Where the records hold the string "alice", show the whole line it sits on.
********
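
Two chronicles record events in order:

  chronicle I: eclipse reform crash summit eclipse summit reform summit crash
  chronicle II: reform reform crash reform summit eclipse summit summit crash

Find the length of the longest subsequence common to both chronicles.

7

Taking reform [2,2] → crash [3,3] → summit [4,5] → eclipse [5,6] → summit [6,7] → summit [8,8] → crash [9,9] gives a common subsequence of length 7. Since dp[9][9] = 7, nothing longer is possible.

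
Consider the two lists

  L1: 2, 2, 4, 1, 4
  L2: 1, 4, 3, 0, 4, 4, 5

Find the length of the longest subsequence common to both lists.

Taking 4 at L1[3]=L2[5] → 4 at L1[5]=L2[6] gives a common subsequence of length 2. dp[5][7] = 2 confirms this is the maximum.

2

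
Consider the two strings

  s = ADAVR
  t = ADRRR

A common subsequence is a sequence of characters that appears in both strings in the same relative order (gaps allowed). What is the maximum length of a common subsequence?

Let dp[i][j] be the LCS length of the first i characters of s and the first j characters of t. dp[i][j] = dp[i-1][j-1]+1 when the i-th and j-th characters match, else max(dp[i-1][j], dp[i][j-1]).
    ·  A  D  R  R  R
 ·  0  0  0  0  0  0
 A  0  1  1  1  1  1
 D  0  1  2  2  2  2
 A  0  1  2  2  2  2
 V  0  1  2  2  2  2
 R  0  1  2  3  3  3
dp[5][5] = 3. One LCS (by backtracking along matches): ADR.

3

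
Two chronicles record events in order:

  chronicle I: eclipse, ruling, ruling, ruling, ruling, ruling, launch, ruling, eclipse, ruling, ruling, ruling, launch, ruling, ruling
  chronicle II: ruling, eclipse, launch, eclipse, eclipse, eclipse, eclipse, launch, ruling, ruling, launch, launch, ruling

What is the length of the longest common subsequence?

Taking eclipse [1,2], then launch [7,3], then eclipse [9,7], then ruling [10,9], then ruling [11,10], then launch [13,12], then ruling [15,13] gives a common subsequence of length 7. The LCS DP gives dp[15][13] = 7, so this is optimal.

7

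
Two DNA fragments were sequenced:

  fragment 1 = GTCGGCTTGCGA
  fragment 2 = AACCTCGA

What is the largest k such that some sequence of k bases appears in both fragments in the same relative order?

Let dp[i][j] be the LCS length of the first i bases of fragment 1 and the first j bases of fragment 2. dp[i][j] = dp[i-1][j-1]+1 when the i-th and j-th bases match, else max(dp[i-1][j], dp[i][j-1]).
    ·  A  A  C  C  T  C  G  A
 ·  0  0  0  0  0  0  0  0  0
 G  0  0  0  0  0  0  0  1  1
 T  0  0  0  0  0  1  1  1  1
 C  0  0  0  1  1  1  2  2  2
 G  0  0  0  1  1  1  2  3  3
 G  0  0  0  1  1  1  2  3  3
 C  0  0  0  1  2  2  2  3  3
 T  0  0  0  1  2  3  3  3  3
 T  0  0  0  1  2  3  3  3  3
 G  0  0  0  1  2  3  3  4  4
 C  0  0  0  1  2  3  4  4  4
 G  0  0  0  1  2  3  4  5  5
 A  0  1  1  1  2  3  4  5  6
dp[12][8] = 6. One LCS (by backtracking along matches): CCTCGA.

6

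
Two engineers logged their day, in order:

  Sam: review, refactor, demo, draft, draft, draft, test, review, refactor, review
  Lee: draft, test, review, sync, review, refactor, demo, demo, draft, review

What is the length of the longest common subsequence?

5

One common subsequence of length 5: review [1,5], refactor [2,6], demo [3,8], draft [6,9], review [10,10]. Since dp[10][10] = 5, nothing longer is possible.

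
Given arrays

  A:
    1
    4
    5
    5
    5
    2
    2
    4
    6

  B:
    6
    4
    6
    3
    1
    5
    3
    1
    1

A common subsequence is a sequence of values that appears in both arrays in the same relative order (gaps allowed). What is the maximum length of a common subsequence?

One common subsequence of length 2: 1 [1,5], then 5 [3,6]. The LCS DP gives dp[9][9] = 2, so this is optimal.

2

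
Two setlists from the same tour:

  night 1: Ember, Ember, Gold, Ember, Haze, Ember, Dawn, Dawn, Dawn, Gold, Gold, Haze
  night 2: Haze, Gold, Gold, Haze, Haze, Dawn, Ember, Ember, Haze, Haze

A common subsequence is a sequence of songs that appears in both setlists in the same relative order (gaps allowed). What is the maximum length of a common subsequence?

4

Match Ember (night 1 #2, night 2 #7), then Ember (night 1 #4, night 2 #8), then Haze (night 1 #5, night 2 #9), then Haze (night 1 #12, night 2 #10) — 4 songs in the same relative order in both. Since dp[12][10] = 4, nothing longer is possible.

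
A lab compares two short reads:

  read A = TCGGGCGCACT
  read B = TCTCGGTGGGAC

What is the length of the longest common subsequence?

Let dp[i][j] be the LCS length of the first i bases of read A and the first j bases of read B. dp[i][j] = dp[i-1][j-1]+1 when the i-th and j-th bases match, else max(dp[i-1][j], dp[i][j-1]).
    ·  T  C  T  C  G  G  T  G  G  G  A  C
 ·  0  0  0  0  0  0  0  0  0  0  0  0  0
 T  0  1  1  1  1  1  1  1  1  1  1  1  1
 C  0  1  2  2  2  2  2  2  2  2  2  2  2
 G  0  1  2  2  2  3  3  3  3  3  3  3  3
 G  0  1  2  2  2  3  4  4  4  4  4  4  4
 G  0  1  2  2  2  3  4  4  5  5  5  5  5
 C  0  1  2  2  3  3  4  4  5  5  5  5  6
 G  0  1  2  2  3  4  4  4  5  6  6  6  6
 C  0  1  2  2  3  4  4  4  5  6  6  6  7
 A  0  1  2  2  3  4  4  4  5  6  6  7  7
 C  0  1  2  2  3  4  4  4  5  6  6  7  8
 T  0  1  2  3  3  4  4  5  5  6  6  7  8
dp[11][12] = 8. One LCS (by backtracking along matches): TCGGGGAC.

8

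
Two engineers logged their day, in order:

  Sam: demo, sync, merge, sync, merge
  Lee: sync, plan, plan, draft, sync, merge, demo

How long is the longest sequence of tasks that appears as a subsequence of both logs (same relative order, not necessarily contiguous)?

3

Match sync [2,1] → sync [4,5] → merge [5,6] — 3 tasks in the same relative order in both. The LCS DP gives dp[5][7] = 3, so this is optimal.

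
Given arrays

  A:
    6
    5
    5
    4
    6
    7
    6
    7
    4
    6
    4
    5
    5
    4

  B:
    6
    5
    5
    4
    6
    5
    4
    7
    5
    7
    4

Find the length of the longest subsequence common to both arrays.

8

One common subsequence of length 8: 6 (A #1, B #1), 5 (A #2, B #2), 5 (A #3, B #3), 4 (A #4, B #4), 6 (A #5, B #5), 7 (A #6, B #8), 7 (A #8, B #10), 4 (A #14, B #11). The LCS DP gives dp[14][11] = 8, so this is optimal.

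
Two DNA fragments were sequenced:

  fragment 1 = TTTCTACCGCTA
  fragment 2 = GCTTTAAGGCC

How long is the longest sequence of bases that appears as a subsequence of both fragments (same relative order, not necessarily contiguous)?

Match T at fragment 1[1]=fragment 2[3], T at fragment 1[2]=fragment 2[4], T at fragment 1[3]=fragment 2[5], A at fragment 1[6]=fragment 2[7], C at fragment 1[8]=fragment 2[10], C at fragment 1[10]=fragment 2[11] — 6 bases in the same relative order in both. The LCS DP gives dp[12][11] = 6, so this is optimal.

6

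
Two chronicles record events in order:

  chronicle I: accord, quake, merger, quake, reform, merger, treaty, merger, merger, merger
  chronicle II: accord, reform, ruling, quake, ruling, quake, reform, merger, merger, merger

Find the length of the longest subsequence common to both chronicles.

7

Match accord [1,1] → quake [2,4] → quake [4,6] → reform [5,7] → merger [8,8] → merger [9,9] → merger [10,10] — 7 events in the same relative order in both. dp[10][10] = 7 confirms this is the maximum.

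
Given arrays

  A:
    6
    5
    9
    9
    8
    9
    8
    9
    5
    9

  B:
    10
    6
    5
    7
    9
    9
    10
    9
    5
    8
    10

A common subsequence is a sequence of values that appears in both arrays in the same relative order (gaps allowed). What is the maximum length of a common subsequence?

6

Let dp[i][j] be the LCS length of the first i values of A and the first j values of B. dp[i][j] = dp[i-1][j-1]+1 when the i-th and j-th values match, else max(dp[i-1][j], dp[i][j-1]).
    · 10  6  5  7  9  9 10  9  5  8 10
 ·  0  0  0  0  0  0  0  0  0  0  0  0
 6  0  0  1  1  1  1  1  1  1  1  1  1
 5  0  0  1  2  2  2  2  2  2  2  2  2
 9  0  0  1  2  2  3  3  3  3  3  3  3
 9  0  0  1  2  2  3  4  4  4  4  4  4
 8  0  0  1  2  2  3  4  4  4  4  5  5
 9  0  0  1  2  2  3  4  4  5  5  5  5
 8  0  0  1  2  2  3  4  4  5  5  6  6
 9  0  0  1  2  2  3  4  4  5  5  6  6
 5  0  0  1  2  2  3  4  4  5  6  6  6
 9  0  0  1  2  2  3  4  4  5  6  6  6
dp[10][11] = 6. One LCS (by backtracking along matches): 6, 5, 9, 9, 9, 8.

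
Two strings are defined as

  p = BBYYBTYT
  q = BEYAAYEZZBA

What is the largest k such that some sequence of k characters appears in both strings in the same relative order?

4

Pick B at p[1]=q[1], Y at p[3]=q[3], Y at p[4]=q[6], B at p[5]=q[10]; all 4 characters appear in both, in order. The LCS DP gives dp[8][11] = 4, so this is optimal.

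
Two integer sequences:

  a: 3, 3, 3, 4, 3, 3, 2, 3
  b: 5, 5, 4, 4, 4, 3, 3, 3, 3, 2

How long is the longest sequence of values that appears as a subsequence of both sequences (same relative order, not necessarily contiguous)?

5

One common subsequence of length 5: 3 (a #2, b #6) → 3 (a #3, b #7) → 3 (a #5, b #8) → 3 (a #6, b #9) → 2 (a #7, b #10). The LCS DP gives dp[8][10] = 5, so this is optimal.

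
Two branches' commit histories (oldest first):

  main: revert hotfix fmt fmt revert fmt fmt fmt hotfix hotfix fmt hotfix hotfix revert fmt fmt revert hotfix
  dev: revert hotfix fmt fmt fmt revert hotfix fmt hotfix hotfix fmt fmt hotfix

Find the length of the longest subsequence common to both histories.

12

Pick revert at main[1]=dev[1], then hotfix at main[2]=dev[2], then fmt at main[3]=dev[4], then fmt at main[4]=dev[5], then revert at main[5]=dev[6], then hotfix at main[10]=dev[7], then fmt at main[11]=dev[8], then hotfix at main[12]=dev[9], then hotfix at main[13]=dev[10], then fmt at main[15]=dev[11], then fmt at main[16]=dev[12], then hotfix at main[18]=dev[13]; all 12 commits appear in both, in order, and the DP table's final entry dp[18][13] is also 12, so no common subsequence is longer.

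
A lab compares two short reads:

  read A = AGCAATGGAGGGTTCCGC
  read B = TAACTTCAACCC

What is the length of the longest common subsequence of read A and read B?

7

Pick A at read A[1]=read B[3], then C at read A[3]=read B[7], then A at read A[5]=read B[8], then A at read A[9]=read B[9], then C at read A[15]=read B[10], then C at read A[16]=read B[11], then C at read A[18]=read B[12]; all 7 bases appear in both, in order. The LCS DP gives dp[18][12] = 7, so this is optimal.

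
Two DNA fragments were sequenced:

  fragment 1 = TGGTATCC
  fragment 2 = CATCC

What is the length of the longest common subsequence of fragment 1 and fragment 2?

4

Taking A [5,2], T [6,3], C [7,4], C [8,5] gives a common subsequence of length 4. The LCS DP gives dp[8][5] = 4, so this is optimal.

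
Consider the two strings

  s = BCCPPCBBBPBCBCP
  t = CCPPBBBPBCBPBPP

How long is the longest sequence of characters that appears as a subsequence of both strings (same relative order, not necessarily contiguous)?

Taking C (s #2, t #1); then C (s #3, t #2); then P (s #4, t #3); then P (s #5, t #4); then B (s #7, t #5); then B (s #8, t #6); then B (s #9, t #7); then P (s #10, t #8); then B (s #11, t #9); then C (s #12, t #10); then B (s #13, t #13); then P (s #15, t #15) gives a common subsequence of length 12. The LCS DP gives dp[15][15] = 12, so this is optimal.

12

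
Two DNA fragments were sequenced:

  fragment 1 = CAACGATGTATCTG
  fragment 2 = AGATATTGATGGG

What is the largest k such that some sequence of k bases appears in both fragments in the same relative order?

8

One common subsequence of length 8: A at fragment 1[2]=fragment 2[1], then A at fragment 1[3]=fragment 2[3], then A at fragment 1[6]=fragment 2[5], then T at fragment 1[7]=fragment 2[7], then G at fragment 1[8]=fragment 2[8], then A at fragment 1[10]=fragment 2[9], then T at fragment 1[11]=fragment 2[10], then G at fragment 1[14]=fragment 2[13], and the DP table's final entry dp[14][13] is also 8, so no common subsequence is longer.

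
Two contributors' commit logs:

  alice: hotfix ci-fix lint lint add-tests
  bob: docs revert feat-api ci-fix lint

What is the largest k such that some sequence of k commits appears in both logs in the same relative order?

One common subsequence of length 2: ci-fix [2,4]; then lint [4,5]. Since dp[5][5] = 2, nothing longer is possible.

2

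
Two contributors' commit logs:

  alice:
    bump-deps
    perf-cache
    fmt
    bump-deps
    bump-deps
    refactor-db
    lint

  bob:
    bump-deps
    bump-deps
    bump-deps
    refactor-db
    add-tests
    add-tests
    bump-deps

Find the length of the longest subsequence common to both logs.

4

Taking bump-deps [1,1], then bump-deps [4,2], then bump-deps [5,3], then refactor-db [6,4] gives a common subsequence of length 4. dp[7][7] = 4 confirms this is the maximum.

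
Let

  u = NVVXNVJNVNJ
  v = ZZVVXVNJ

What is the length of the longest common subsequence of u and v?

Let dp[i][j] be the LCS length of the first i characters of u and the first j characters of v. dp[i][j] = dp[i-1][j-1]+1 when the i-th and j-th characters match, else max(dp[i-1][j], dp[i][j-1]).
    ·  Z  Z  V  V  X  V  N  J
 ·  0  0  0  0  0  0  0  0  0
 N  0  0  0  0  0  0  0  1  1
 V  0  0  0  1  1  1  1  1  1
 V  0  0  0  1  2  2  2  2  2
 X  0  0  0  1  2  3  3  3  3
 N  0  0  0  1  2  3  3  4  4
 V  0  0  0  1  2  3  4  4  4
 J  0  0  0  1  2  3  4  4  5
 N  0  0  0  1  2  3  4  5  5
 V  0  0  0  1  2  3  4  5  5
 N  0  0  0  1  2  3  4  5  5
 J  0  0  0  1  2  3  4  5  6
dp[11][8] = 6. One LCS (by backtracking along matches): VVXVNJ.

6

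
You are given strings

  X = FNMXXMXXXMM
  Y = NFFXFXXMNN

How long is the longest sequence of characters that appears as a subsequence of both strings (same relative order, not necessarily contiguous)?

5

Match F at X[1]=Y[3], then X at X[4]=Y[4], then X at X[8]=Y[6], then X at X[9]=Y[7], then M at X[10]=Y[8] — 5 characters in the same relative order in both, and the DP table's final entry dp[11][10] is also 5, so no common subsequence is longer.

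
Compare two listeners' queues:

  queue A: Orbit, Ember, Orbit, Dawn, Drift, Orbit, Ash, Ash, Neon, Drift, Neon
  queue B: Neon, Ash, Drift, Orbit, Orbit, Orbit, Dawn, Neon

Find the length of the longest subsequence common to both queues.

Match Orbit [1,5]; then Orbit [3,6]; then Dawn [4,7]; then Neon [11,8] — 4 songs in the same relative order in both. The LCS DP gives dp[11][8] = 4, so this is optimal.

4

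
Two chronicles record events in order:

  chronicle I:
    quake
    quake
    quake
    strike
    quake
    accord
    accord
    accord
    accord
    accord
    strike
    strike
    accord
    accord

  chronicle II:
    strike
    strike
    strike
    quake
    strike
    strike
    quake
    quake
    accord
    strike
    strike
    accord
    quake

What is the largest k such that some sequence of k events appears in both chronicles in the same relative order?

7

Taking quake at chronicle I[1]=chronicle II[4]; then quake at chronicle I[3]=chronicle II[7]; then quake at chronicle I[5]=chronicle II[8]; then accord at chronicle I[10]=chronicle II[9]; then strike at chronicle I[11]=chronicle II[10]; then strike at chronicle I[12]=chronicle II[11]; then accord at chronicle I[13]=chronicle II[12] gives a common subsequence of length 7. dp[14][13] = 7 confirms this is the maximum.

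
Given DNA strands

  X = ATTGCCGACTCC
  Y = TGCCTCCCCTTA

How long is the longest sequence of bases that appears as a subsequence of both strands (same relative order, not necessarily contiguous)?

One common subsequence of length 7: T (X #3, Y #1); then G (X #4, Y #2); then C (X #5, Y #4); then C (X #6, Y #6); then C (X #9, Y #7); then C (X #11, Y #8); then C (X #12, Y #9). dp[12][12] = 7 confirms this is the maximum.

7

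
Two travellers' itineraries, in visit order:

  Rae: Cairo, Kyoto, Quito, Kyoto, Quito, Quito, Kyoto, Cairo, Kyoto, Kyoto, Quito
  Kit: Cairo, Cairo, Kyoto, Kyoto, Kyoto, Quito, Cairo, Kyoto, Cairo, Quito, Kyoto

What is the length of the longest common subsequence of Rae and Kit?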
********
EXPECTED ANSWER>
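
  alice: hotfix ci-fix lint lint add-tests
  alice: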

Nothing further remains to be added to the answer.